__Task directions__
Which lines below hold the word "covers"? Copy all of them.

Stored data
━━━━━━━━━━━━━━━━━━━━━━━━━━━━━━
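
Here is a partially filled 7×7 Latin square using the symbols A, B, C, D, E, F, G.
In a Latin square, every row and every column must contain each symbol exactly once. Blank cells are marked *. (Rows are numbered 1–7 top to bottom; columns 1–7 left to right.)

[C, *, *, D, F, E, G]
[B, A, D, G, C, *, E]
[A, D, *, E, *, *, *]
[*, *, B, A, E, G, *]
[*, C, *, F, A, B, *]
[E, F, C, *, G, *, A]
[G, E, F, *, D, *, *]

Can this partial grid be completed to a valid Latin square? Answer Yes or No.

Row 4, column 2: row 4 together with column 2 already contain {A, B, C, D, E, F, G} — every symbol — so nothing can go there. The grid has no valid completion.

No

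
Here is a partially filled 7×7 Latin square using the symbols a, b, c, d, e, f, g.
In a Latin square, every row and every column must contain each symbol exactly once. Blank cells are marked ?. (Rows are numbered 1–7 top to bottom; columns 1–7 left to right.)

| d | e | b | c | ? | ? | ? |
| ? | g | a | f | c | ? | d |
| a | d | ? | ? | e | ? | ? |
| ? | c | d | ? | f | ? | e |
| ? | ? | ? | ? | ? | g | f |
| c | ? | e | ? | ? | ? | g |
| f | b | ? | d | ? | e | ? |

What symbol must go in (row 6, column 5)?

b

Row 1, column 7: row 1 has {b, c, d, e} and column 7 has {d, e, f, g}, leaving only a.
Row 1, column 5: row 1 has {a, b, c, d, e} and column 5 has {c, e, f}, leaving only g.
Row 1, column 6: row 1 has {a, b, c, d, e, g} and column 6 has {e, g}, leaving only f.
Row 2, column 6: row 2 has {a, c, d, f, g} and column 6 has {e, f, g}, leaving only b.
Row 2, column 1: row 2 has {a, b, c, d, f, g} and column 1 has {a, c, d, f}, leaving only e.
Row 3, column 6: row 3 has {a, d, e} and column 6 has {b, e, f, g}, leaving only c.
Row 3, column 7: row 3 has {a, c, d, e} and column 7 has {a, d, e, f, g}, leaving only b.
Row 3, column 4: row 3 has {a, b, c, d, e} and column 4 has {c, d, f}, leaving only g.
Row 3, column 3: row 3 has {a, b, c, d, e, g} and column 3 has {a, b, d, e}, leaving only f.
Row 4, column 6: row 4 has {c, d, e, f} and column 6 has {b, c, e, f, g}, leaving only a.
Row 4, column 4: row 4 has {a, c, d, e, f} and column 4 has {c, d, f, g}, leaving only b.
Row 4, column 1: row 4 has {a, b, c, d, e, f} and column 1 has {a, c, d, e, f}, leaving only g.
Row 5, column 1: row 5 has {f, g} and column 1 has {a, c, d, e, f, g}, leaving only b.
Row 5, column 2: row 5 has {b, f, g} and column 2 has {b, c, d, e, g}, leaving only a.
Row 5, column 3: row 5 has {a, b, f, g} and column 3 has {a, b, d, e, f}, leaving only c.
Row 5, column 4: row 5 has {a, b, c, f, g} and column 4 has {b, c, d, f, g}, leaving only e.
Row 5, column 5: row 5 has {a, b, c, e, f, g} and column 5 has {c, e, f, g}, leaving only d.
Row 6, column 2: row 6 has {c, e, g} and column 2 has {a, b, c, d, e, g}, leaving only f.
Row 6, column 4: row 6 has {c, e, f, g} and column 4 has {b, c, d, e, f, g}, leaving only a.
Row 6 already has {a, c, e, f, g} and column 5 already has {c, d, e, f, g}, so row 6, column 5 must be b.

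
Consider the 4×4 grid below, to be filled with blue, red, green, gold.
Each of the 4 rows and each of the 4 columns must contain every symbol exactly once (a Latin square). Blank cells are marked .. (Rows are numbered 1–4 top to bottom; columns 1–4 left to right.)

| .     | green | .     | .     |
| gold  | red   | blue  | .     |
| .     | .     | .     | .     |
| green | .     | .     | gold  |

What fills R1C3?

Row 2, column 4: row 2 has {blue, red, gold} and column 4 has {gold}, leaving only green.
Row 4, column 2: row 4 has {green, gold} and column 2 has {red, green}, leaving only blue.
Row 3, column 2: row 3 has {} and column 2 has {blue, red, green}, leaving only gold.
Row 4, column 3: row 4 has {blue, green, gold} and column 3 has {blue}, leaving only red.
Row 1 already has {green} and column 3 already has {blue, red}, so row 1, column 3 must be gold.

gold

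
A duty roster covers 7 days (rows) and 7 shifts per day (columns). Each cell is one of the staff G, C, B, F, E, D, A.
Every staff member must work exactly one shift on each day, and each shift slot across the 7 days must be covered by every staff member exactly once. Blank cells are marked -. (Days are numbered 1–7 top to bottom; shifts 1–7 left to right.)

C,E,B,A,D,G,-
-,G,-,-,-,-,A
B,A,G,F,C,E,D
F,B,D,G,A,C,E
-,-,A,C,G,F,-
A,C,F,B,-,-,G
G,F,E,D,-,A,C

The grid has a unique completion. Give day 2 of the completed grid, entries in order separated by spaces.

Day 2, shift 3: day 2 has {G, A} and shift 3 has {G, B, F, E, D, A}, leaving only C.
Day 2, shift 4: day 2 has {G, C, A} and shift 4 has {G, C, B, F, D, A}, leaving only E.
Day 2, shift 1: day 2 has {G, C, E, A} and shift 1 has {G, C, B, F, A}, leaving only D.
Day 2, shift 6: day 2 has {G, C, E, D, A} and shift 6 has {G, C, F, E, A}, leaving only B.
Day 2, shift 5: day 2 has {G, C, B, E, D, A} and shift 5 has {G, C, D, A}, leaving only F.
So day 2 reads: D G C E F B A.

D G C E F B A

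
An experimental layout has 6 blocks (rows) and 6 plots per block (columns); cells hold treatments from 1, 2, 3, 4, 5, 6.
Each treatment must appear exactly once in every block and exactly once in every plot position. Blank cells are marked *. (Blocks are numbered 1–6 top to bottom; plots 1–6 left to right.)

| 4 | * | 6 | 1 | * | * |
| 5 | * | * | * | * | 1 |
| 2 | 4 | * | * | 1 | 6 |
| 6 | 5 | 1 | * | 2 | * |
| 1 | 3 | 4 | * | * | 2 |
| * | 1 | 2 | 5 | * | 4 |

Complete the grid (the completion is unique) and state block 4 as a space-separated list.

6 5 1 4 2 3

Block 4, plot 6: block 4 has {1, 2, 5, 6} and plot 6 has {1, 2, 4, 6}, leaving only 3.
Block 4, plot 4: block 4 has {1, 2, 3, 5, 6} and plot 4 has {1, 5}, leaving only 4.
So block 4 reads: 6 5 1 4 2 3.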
━━━━━━━━━━━━━━━━━━━━━━━━━━━━━━
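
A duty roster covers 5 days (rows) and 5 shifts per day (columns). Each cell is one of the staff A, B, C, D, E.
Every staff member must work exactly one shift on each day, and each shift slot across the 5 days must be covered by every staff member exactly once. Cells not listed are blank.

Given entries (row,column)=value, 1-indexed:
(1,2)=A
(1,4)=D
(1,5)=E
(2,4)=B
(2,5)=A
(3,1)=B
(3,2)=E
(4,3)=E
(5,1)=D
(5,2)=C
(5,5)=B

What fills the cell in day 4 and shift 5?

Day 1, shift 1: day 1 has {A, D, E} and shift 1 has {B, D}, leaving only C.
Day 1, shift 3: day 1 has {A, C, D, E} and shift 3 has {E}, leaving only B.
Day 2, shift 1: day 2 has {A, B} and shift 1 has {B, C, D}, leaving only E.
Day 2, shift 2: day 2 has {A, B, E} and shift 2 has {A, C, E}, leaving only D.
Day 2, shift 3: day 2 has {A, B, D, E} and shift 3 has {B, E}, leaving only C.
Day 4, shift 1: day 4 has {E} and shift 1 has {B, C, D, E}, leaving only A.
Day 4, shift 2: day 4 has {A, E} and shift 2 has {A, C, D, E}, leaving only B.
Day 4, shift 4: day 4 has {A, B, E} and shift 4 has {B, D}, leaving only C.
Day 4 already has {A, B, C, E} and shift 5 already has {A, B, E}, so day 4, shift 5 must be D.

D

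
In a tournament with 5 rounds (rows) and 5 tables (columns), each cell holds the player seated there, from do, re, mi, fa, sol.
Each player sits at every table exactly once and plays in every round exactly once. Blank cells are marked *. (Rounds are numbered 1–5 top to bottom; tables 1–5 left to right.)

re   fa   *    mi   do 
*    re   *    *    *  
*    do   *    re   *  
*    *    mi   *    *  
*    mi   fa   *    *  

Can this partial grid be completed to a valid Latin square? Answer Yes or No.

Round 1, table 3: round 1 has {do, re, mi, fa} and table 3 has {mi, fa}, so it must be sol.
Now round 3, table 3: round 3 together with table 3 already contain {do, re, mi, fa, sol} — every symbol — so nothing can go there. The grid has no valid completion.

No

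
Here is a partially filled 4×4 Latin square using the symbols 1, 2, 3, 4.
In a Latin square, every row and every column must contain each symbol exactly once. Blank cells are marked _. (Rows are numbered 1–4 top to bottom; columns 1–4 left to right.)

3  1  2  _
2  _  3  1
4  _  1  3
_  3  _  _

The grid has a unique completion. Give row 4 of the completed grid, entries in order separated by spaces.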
━━━━━━━━━━━━━━━━━━━━━━━━━━━━━━
__Answer space__
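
A duty roster covers 7 days (rows) and 7 shifts per day (columns). Each cell is one of the staff G, C, B, F, E, D, A.
A duty roster covers 5 days (rows) and 5 shifts per day (columns). Each cell is one of the staff A, B, C, D, E.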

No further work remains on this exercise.